Work request: If a line of the records contains the string "with", copy it out.

Source data:
┄┄┄┄┄┄┄┄┄┄┄┄┄┄┄┄┄┄┄┄

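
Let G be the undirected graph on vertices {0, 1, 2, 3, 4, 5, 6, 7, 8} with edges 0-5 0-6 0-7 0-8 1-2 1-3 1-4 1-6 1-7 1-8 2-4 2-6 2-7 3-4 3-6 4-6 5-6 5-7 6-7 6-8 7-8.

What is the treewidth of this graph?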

┄┄┄┄┄┄┄┄┄┄┄┄┄┄┄┄┄┄┄┄

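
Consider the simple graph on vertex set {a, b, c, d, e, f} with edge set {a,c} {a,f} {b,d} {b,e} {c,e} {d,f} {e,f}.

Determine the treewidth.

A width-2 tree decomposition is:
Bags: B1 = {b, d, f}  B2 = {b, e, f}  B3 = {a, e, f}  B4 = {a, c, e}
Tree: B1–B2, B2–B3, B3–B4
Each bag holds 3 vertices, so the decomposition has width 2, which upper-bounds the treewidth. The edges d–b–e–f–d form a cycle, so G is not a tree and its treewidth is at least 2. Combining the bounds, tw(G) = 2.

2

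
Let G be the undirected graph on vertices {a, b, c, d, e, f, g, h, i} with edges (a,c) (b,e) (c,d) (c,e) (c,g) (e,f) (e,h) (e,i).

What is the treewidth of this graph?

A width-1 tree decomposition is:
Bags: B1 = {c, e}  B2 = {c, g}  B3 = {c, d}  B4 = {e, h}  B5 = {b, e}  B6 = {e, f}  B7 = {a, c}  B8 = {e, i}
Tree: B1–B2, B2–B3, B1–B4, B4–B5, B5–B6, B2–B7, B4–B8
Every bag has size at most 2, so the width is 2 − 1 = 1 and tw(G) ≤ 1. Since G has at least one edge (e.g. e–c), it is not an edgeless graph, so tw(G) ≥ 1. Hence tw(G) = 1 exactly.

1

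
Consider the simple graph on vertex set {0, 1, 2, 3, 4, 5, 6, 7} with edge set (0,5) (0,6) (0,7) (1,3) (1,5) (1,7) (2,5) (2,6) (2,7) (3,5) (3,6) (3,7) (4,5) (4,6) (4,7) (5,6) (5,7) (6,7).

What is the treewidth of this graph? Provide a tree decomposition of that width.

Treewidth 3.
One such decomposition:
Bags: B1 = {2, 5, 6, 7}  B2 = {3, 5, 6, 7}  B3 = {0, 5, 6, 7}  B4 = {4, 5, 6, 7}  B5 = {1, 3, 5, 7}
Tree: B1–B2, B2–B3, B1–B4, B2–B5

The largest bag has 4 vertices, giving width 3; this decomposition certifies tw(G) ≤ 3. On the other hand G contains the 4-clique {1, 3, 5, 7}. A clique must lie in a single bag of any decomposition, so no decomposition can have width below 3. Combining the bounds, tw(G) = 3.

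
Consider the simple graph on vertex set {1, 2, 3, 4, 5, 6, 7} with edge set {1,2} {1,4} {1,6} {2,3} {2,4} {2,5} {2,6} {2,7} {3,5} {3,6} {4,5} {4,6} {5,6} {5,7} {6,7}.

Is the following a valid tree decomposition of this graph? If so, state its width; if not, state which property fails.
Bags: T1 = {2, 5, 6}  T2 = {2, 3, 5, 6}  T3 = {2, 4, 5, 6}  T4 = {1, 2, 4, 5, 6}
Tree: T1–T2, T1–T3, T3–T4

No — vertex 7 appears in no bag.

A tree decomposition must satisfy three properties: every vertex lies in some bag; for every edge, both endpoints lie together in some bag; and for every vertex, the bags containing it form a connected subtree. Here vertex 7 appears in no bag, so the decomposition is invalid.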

┄┄┄┄┄┄┄┄┄┄┄┄┄┄┄┄┄┄┄┄

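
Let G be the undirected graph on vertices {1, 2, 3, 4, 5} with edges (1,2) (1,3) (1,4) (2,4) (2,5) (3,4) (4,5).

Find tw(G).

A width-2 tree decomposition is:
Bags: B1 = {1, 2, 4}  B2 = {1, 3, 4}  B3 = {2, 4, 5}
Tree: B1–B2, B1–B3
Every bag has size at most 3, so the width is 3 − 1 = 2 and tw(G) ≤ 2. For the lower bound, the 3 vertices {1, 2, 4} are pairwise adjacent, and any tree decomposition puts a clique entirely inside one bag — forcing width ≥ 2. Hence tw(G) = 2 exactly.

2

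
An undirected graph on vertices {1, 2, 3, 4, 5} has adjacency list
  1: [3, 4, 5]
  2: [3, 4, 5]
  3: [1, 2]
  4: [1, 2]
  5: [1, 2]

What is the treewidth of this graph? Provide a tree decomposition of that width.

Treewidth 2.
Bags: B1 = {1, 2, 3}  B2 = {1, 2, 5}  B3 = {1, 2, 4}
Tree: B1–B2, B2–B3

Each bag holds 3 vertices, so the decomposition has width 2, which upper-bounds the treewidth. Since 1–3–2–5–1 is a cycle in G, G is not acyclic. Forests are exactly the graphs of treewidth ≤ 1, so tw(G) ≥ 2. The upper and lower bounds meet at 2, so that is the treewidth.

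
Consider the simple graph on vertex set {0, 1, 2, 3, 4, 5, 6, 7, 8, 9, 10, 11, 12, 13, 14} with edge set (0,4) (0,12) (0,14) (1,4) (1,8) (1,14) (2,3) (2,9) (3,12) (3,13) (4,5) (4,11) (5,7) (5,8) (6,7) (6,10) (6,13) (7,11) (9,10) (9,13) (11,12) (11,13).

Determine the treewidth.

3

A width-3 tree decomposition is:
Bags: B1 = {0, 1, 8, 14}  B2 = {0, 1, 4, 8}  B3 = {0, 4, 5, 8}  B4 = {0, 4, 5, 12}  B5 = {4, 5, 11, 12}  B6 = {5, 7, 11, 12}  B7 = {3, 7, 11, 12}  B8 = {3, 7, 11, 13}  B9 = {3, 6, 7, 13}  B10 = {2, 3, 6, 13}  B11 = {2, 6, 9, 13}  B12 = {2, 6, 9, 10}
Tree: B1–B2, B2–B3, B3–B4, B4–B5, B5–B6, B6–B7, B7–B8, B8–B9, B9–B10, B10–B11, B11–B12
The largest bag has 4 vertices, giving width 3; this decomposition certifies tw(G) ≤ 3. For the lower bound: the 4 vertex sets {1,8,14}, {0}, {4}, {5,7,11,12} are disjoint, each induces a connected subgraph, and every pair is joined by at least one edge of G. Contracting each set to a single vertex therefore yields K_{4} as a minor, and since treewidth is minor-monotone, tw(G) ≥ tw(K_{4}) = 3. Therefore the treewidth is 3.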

┄┄┄┄┄┄┄┄┄┄┄┄┄┄┄┄┄┄┄┄

Exercise solution:
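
Let G be the undirected graph on vertices {0, 1, 2, 3, 4, 5, 6, 7, 8} with edges 0-5 0-6 0-7 0-8 1-2 1-3 1-4 1-6 1-7 1-8 2-4 2-6 2-7 3-4 3-6 4-6 5-6 5-7 6-7 6-8 7-8.
Consider the simple graph on vertex set {a, b, c, d, e, f} with edge set {a,c} {a,f} {b,d} {b,e} {c,e} {d,f} {e,f}.
Let G be the undirected graph on vertices {a, b, c, d, e, f, g, h, i} with edges (a,c) (b,e) (c,d) (c,e) (c,g) (e,f) (e,h) (e,i).
Consider the simple graph on vertex set {0, 1, 2, 3, 4, 5, 6, 7} with edge set (0,5) (0,6) (0,7) (1,3) (1,5) (1,7) (2,5) (2,6) (2,7) (3,5) (3,6) (3,7) (4,5) (4,6) (4,7) (5,6) (5,7) (6,7).
Consider the simple graph on vertex set {1, 2, 3, 4, 5, 6, 7} with edge set {1,2} {1,4} {1,6} {2,3} {2,4} {2,5} {2,6} {2,7} {3,5} {3,6} {4,5} {4,6} {5,6} {5,7} {6,7}.
Let G be the undirected graph on vertices {1, 2, 3, 4, 5} with edges (1,2) (1,3) (1,4) (2,4) (2,5) (3,4) (4,5).
Consider the simple graph on vertex set {0, 1, 2, 3, 4, 5, 6, 7, 8, 9, 10, 11, 12, 13, 14} with edge set (0,4) (0,12) (0,14) (1,4) (1,8) (1,14) (2,3) (2,9) (3,12) (3,13) (4,5) (4,11) (5,7) (5,8) (6,7) (6,10) (6,13) (7,11) (9,10) (9,13) (11,12) (11,13).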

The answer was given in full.